Exercise details>
All of the entries need to be copied character for character.

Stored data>
------------------------------------------------------------------------

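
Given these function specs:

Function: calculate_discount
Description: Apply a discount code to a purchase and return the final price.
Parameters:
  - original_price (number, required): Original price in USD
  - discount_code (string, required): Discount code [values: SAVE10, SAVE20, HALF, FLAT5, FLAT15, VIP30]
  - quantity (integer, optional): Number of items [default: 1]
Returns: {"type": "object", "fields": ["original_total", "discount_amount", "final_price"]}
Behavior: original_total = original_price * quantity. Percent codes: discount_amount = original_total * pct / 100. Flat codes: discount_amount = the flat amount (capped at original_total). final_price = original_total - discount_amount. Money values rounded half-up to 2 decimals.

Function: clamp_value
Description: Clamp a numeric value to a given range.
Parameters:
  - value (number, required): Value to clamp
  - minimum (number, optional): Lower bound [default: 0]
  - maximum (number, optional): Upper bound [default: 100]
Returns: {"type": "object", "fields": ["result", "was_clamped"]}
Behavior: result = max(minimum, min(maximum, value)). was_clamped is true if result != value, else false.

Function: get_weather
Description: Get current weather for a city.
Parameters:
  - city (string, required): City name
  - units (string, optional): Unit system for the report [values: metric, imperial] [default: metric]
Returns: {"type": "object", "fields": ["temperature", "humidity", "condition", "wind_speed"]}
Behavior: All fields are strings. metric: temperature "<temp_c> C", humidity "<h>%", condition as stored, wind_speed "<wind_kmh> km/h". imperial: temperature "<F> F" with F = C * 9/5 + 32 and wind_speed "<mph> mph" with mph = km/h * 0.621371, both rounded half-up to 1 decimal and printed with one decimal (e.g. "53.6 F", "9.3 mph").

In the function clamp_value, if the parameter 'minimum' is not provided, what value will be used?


The clamp_value spec declares:
  - minimum (number, optional): Lower bound [default: 0]
Default:
0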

------------------------------------------------------------------------

Exercise response>
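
Given these function specs:

Function: calculate_discount
Description: Apply a discount code to a purchase and return the final price.
Parameters:
  - original_price (number, required): Original price in USD
  - discount_code (string, required): Discount code [values: SAVE10, SAVE20, HALF, FLAT5, FLAT15, VIP30]
  - quantity (integer, optional): Number of items [default: 1]
Returns: {"type": "object", "fields": ["original_total", "discount_amount", "final_price"]}
Behavior: original_total = original_price * quantity. Percent codes: discount_amount = original_total * pct / 100. Flat codes: discount_amount = the flat amount (capped at original_total). final_price = original_total - discount_amount. Money values rounded half-up to 2 decimals.

Function: clamp_value
Description: Clamp a numeric value to a given range.
Parameters:
  - value (number, required): Value to clamp
  - minimum (number, optional): Lower bound [default: 0]
  - maximum (number, optional): Upper bound [default: 100]
Returns: {"type": "object", "fields": ["result", "was_clamped"]}
Behavior: result = max(minimum, min(maximum, value)). was_clamped is true if result != value, else false.

Function: get_weather
Description: Get current weather for a city.
Parameters:
  - city (string, required): City name
  - units (string, optional): Unit system for the report [values: metric, imperial] [default: metric]
Returns: {"type": "object", "fields": ["temperature", "humidity", "condition", "wind_speed"]}
Behavior: All fields are strings. metric: temperature "<temp_c> C", humidity "<h>%", condition as stored, wind_speed "<wind_kmh> km/h". imperial: temperature "<F> F" with F = C * 9/5 + 32 and wind_speed "<mph> mph" with mph = km/h * 0.621371, both rounded half-up to 1 decimal and printed with one decimal (e.g. "53.6 F", "9.3 mph").

In the function clamp_value, if the parameter 'minimum' is not provided, what value will be used?


The clamp_value spec declares:
  - minimum (number, optional): Lower bound [default: 0]
Default:
0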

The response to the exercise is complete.